An exact reproduction of all the entries below is required.

Collected data:
===============
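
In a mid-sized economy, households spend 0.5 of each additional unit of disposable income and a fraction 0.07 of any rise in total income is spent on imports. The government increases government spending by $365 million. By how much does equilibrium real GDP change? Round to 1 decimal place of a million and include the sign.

+$640.4 million

Government-spending multiplier = 1/(1 − c + m) = 1/(1 − 0.5 + 0.07) = 1/0.57 ≈ 1.754.
ΔY = k × ΔG = (+$365 million) / 0.57 ≈ +$640.4 million.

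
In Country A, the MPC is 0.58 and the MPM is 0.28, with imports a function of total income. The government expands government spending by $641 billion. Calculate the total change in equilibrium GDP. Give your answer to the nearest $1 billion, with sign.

+$916 billion

Government-spending multiplier = 1/(1 − c + m) = 1/(1 − 0.58 + 0.28) = 1/0.7 ≈ 1.429.
ΔY = k × ΔG = (+$641 billion) / 0.7 ≈ +$916 billion.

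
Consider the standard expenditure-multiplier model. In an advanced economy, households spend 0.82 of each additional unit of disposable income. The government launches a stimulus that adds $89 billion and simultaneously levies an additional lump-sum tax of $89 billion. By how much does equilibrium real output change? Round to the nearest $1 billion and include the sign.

+$89 billion

Expenditure multiplier = 1/(1 − MPC) = 1/(1 − 0.82) = 1/0.18 ≈ 5.556.
ΔG contributes k·ΔG = (+$89 billion) / 0.18 ≈ +$494.4 billion.
ΔT of +$89 billion changes first-round spending by −c·ΔT = −$72.98 billion, contributing k·(−c·ΔT) = (−$72.98 billion) / 0.18 ≈ −$405.4 billion.
With ΔG = ΔT and no other leakages, the balanced-budget multiplier is 1, so ΔY = ΔG = +$89 billion.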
===============
• Task result:
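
In a mid-sized economy, households spend 0.5 of each additional unit of disposable income and a fraction 0.07 of any rise in total income is spent on imports. The government increases government spending by $365 million. By how much does equilibrium real GDP change? Round to 1 decimal place of a million and include the sign.

+$640.4 million

Government-spending multiplier = 1/(1 − c + m) = 1/(1 − 0.5 + 0.07) = 1/0.57 ≈ 1.754.
ΔY = k × ΔG = (+$365 million) / 0.57 ≈ +$640.4 million.

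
In Country A, the MPC is 0.58 and the MPM is 0.28, with imports a function of total income. The government expands government spending by $641 billion. Calculate the total change in equilibrium GDP. Give your answer to the nearest $1 billion, with sign.

+$916 billion

Government-spending multiplier = 1/(1 − c + m) = 1/(1 − 0.58 + 0.28) = 1/0.7 ≈ 1.429.
ΔY = k × ΔG = (+$641 billion) / 0.7 ≈ +$916 billion.

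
Consider the standard expenditure-multiplier model. In an advanced economy, households spend 0.82 of each additional unit of disposable income. The government launches a stimulus that adds $89 billion and simultaneously levies an additional lump-sum tax of $89 billion. By how much does equilibrium real output change? Round to the nearest $1 billion and include the sign.

+$89 billion

Expenditure multiplier = 1/(1 − MPC) = 1/(1 − 0.82) = 1/0.18 ≈ 5.556.
ΔG contributes k·ΔG = (+$89 billion) / 0.18 ≈ +$494.4 billion.
ΔT of +$89 billion changes first-round spending by −c·ΔT = −$72.98 billion, contributing k·(−c·ΔT) = (−$72.98 billion) / 0.18 ≈ −$405.4 billion.
With ΔG = ΔT and no other leakages, the balanced-budget multiplier is 1, so ΔY = ΔG = +$89 billion.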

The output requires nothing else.